What to do —
In the records below, find the line that contains "T_a holds (2, 0, 1)" and the line that contains "Model: resource order". Set down exactly those lines and every line between them, and nothing more.

Collected data:
┌────────

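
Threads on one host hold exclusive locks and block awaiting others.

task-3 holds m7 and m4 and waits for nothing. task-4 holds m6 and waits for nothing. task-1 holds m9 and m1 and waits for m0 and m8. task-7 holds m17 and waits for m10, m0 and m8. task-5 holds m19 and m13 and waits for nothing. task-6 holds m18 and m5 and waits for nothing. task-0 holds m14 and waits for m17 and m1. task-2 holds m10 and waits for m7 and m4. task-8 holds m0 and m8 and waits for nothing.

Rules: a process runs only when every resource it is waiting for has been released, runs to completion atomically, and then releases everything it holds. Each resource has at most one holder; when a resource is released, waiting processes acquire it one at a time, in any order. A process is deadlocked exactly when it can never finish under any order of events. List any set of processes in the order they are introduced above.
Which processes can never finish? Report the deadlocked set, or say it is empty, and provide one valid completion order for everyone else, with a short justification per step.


The deadlocked set is empty.
Key observation: the wait relation is loop-free; peeling off processes with no waits unwinds the whole state.
The rest can finish in the order task-3, task-8, task-5, task-2, task-6, task-7, task-1, task-4, task-0.
Step-by-step check:
  run task-3 (it waits on nothing); releases m7 and m4
  run task-8 (it waits on nothing); releases m0 and m8
  run task-5 (it waits on nothing); releases m19 and m13
  run task-2 (all its waits — m7 and m4 — are resolved); releases m10
  run task-6 (it waits on nothing); releases m18 and m5
  run task-7 (all its waits — m10, m0 and m8 — are resolved); releases m17
  run task-1 (all its waits — m0 and m8 — are resolved); releases m9 and m1
  run task-4 (it waits on nothing); releases m6
  run task-0 (all its waits — m17 and m1 — are resolved); releases m14


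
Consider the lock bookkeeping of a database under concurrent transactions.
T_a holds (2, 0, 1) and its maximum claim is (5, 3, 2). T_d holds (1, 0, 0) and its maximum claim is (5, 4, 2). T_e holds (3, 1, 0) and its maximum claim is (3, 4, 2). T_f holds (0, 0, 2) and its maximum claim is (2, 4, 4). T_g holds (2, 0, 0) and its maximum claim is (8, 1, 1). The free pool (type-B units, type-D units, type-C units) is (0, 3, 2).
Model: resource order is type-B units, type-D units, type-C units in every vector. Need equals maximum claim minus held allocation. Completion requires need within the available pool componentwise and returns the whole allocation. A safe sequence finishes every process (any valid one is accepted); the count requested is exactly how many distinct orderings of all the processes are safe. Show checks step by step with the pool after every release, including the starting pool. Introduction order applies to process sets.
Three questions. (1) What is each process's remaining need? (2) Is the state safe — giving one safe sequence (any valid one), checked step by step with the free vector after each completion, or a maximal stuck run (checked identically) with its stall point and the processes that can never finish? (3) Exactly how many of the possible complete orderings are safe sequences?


(1) Need matrix, components ordered type-B units, type-D units, type-C units:
  T_a: (3, 3, 1)
  T_d: (4, 4, 2)
  T_e: (0, 3, 2)
  T_f: (2, 4, 2)
  T_g: (6, 1, 1)
(2) SAFE, for example via the order T_e, T_a, T_d, T_f, T_g.
Key observation: the first exact fit in this order is T_e — it needs (0, 3, 2) with (0, 3, 2) free, meeting a requested resource to the last unit.
Step-by-step check:
  pool = (0, 3, 2)
  run T_e (needs (0, 3, 2), free (0, 3, 2)); after release of (3, 1, 0) the pool is (3, 4, 2)
  run T_a (needs (3, 3, 1), free (3, 4, 2)); after release of (2, 0, 1) the pool is (5, 4, 3)
  run T_d (needs (4, 4, 2), free (5, 4, 3)); after release of (1, 0, 0) the pool is (6, 4, 3)
  run T_f (needs (2, 4, 2), free (6, 4, 3)); after release of (0, 0, 2) the pool is (6, 4, 5)
  run T_g (needs (6, 1, 1), free (6, 4, 5)); after release of (2, 0, 0) the pool is (8, 4, 5)
(3) Precisely 4 of the possible complete orderings are safe sequences.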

└────────

Written solution —
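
T_a holds (2, 0, 1) and its maximum claim is (5, 3, 2). T_d holds (1, 0, 0) and its maximum claim is (5, 4, 2). T_e holds (3, 1, 0) and its maximum claim is (3, 4, 2). T_f holds (0, 0, 2) and its maximum claim is (2, 4, 4). T_g holds (2, 0, 0) and its maximum claim is (8, 1, 1). The free pool (type-B units, type-D units, type-C units) is (0, 3, 2).
Model: resource order is type-B units, type-D units, type-C units in every vector. Need equals maximum claim minus held allocation. Completion requires need within the available pool componentwise and returns the whole allocation. A safe sequence finishes every process (any valid one is accepted); the count requested is exactly how many distinct orderings of all the processes are safe. Show checks step by step with the pool after every release, including the starting pool. Introduction order applies to process sets.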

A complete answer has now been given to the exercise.